___ Extracted data ___

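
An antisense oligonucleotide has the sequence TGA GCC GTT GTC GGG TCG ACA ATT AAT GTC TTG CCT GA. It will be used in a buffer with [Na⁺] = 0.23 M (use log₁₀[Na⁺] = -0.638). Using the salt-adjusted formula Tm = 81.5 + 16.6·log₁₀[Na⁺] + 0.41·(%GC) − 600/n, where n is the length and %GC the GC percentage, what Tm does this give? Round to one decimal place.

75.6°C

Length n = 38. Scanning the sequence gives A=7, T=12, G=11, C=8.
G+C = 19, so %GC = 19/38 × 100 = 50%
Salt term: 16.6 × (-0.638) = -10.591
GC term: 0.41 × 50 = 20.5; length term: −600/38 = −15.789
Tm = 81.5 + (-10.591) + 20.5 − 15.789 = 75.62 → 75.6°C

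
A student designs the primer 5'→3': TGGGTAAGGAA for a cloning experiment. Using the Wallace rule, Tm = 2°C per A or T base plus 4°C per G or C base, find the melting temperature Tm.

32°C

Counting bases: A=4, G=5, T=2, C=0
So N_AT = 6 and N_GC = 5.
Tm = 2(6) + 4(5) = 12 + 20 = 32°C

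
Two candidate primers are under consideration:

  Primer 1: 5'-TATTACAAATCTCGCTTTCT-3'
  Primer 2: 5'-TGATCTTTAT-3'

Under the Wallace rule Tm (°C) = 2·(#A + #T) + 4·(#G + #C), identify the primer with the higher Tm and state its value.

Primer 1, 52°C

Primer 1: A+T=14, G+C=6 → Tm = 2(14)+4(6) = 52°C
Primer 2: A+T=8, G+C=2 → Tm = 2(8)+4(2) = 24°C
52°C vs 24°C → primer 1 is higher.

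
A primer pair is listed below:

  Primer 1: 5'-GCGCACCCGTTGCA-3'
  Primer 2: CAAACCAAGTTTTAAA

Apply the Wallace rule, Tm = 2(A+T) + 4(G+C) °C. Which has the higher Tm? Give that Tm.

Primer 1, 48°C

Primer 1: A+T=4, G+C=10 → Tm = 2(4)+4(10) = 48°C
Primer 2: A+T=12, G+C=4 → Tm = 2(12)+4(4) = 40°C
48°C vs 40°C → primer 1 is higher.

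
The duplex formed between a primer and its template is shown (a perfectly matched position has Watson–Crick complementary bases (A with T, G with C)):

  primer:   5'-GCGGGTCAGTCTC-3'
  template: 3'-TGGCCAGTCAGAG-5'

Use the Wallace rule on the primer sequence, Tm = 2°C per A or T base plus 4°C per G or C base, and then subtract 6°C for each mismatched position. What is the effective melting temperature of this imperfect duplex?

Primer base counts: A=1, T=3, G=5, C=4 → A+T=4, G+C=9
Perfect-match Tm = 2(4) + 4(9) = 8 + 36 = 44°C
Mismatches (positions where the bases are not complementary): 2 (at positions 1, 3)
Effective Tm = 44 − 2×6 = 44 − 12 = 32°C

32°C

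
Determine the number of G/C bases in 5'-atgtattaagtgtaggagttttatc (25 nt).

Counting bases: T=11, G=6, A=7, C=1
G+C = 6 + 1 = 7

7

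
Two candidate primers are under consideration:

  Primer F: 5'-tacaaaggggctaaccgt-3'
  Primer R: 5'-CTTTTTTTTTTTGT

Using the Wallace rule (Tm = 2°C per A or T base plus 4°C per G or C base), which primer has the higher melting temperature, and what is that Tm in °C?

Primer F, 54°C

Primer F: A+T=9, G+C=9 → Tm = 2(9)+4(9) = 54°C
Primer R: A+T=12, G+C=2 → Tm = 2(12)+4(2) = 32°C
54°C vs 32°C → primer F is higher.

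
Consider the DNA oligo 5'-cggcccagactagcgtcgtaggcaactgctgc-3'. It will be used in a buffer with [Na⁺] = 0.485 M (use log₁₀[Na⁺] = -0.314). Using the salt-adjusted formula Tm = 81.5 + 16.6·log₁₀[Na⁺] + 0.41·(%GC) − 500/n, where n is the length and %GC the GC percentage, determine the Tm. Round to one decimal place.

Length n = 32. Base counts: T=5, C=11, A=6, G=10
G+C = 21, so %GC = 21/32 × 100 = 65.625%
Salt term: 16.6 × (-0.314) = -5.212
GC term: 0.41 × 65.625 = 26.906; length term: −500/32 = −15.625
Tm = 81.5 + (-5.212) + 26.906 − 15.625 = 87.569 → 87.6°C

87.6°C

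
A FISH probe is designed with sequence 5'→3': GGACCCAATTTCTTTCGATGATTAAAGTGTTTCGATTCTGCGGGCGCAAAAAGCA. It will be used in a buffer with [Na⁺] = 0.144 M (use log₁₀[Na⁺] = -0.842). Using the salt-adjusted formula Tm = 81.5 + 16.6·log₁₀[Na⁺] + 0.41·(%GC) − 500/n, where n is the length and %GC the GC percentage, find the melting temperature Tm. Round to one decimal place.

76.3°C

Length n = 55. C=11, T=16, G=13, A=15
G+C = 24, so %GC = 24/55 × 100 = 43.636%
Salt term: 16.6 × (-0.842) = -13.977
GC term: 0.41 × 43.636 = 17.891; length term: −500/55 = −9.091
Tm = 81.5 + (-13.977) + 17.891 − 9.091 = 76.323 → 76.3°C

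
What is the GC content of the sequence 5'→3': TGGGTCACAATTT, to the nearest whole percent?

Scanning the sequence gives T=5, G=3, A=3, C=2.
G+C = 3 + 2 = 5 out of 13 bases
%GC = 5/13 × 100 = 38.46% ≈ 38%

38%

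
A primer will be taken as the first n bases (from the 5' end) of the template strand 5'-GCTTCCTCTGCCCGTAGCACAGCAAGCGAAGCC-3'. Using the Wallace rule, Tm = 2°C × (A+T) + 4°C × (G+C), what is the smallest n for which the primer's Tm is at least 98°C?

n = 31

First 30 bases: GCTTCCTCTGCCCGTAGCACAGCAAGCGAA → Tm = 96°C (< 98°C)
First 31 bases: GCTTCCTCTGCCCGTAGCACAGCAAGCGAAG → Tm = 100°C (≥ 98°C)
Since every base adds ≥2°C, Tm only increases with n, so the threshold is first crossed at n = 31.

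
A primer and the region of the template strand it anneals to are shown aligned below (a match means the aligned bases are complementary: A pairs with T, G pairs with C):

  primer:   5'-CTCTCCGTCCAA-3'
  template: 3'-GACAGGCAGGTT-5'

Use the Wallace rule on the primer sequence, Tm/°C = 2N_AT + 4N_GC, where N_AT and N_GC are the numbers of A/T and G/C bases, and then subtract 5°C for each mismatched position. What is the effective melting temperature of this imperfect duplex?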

___

# Instructions to follow
Each record must be output exactly, with none omitted.

# Solution to this exercise
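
An antisense oligonucleotide has the sequence TGA GCC GTT GTC GGG TCG ACA ATT AAT GTC TTG CCT GA. It will be used in a buffer with [Na⁺] = 0.23 M (use log₁₀[Na⁺] = -0.638). Using the salt-adjusted formula Tm = 81.5 + 16.6·log₁₀[Na⁺] + 0.41·(%GC) − 600/n, where n is the length and %GC the GC percentage, what Tm does this give? Round to one decimal place.

75.6°C

Length n = 38. Scanning the sequence gives A=7, T=12, G=11, C=8.
G+C = 19, so %GC = 19/38 × 100 = 50%
Salt term: 16.6 × (-0.638) = -10.591
GC term: 0.41 × 50 = 20.5; length term: −600/38 = −15.789
Tm = 81.5 + (-10.591) + 20.5 − 15.789 = 75.62 → 75.6°C

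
A student designs the primer 5'→3': TGGGTAAGGAA for a cloning experiment. Using the Wallace rule, Tm = 2°C per A or T base plus 4°C per G or C base, find the melting temperature Tm.

32°C

Counting bases: A=4, G=5, T=2, C=0
So N_AT = 6 and N_GC = 5.
Tm = 2(6) + 4(5) = 12 + 20 = 32°C

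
Two candidate primers are under consideration:

  Primer 1: 5'-TATTACAAATCTCGCTTTCT-3'
  Primer 2: 5'-TGATCTTTAT-3'

Under the Wallace rule Tm (°C) = 2·(#A + #T) + 4·(#G + #C), identify the primer with the higher Tm and state its value.

Primer 1, 52°C

Primer 1: A+T=14, G+C=6 → Tm = 2(14)+4(6) = 52°C
Primer 2: A+T=8, G+C=2 → Tm = 2(8)+4(2) = 24°C
52°C vs 24°C → primer 1 is higher.

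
A primer pair is listed below:

  Primer 1: 5'-GCGCACCCGTTGCA-3'
  Primer 2: CAAACCAAGTTTTAAA

Apply the Wallace rule, Tm = 2(A+T) + 4(G+C) °C. Which has the higher Tm? Give that Tm.

Primer 1, 48°C

Primer 1: A+T=4, G+C=10 → Tm = 2(4)+4(10) = 48°C
Primer 2: A+T=12, G+C=4 → Tm = 2(12)+4(4) = 40°C
48°C vs 40°C → primer 1 is higher.

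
The duplex formed between a primer and its template is shown (a perfectly matched position has Watson–Crick complementary bases (A with T, G with C)):

  primer:   5'-GCGGGTCAGTCTC-3'
  template: 3'-TGGCCAGTCAGAG-5'

Use the Wallace rule on the primer sequence, Tm = 2°C per A or T base plus 4°C per G or C base, and then subtract 6°C for each mismatched position. What is the effective melting temperature of this imperfect duplex?

Primer base counts: A=1, T=3, G=5, C=4 → A+T=4, G+C=9
Perfect-match Tm = 2(4) + 4(9) = 8 + 36 = 44°C
Mismatches (positions where the bases are not complementary): 2 (at positions 1, 3)
Effective Tm = 44 − 2×6 = 44 − 12 = 32°C

32°C

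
Determine the number of G/C bases in 5'-atgtattaagtgtaggagttttatc (25 nt).

Counting bases: T=11, G=6, A=7, C=1
G+C = 6 + 1 = 7

7

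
Two candidate primers are under consideration:

  Primer F: 5'-tacaaaggggctaaccgt-3'
  Primer R: 5'-CTTTTTTTTTTTGT

Using the Wallace rule (Tm = 2°C per A or T base plus 4°C per G or C base), which primer has the higher melting temperature, and what is that Tm in °C?

Primer F, 54°C

Primer F: A+T=9, G+C=9 → Tm = 2(9)+4(9) = 54°C
Primer R: A+T=12, G+C=2 → Tm = 2(12)+4(2) = 32°C
54°C vs 32°C → primer F is higher.

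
Consider the DNA oligo 5'-cggcccagactagcgtcgtaggcaactgctgc-3'. It will be used in a buffer with [Na⁺] = 0.485 M (use log₁₀[Na⁺] = -0.314). Using the salt-adjusted formula Tm = 81.5 + 16.6·log₁₀[Na⁺] + 0.41·(%GC) − 500/n, where n is the length and %GC the GC percentage, determine the Tm. Round to one decimal place.

Length n = 32. Base counts: T=5, C=11, A=6, G=10
G+C = 21, so %GC = 21/32 × 100 = 65.625%
Salt term: 16.6 × (-0.314) = -5.212
GC term: 0.41 × 65.625 = 26.906; length term: −500/32 = −15.625
Tm = 81.5 + (-5.212) + 26.906 − 15.625 = 87.569 → 87.6°C

87.6°C

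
A FISH probe is designed with sequence 5'→3': GGACCCAATTTCTTTCGATGATTAAAGTGTTTCGATTCTGCGGGCGCAAAAAGCA. It will be used in a buffer with [Na⁺] = 0.144 M (use log₁₀[Na⁺] = -0.842). Using the salt-adjusted formula Tm = 81.5 + 16.6·log₁₀[Na⁺] + 0.41·(%GC) − 500/n, where n is the length and %GC the GC percentage, find the melting temperature Tm. Round to one decimal place.

76.3°C

Length n = 55. C=11, T=16, G=13, A=15
G+C = 24, so %GC = 24/55 × 100 = 43.636%
Salt term: 16.6 × (-0.842) = -13.977
GC term: 0.41 × 43.636 = 17.891; length term: −500/55 = −9.091
Tm = 81.5 + (-13.977) + 17.891 − 9.091 = 76.323 → 76.3°C

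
What is the GC content of the sequence 5'→3': TGGGTCACAATTT, to the nearest whole percent?

Scanning the sequence gives T=5, G=3, A=3, C=2.
G+C = 3 + 2 = 5 out of 13 bases
%GC = 5/13 × 100 = 38.46% ≈ 38%

38%

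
A primer will be taken as the first n bases (from the 5' end) of the template strand 5'-GCTTCCTCTGCCCGTAGCACAGCAAGCGAAGCC-3'. Using the Wallace rule, Tm = 2°C × (A+T) + 4°C × (G+C), what is the smallest n for which the primer's Tm is at least 98°C?

n = 31

First 30 bases: GCTTCCTCTGCCCGTAGCACAGCAAGCGAA → Tm = 96°C (< 98°C)
First 31 bases: GCTTCCTCTGCCCGTAGCACAGCAAGCGAAG → Tm = 100°C (≥ 98°C)
Since every base adds ≥2°C, Tm only increases with n, so the threshold is first crossed at n = 31.

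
A primer and the region of the template strand it anneals to are shown aligned below (a match means the aligned bases are complementary: A pairs with T, G pairs with C):

  primer:   5'-CTCTCCGTCCAA-3'
  template: 3'-GACAGGCAGGTT-5'

Use the Wallace rule on the primer sequence, Tm/°C = 2N_AT + 4N_GC, where N_AT and N_GC are the numbers of A/T and G/C bases, and then subtract 5°C for each mismatched position. What is the effective melting temperature of this imperfect duplex?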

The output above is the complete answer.